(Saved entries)
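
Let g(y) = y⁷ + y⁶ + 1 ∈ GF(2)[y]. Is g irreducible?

Check for roots in GF(2): g(0) = 1; g(1) = 1.
No roots, so no linear factors.
Monic irreducibles of degree 2 over GF(2): y² + y + 1.
None of them divide g (all give nonzero remainder).
Monic irreducibles of degree 3 over GF(2): y³ + y + 1, y³ + y² + 1.
None of them divide g (all give nonzero remainder).
No irreducible factor of degree ≤ 3 exists, so g is irreducible over GF(2).

Yes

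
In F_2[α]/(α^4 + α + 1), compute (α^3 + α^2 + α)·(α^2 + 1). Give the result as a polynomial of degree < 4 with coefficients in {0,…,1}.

α + 1

Multiply in F_2[α]: (α^3 + α^2 + α)·(α^2 + 1) = α^5 + α^4 + α^2 + α.
Reduce using α^4 ≡ α + 1 (mod α^4 + α + 1).
Reduced: α + 1.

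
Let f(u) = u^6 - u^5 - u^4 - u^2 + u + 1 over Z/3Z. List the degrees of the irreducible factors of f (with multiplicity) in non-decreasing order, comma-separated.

Roots in Z/3Z: f(0) = 1; f(1) = 0 → root; f(2) = 0 → root.
Linear factors from roots: (u - 1), (u + 1).
Complete factorization: f(u) = (u + 1)·(u - 1)·(u^2 + 1)·(u^2 - u - 1).
Factor degrees with multiplicity: 1 + 1 + 2 + 2 = 6.

1, 1, 2, 2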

_Work to complete:_ Repeat only the lines starting at the one that contains "In F_2[α]/(α^4 +" and ending at the last line above, exactly as written.

_Response to this task:_
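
In F_2[α]/(α^4 + α + 1), compute (α^3 + α^2 + α)·(α^2 + 1). Give the result as a polynomial of degree < 4 with coefficients in {0,…,1}.

α + 1

Multiply in F_2[α]: (α^3 + α^2 + α)·(α^2 + 1) = α^5 + α^4 + α^2 + α.
Reduce using α^4 ≡ α + 1 (mod α^4 + α + 1).
Reduced: α + 1.

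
Let f(u) = u^6 - u^5 - u^4 - u^2 + u + 1 over Z/3Z. List the degrees of the irreducible factors of f (with multiplicity) in non-decreasing order, comma-separated.

Roots in Z/3Z: f(0) = 1; f(1) = 0 → root; f(2) = 0 → root.
Linear factors from roots: (u - 1), (u + 1).
Complete factorization: f(u) = (u + 1)·(u - 1)·(u^2 + 1)·(u^2 - u - 1).
Factor degrees with multiplicity: 1 + 1 + 2 + 2 = 6.

1, 1, 2, 2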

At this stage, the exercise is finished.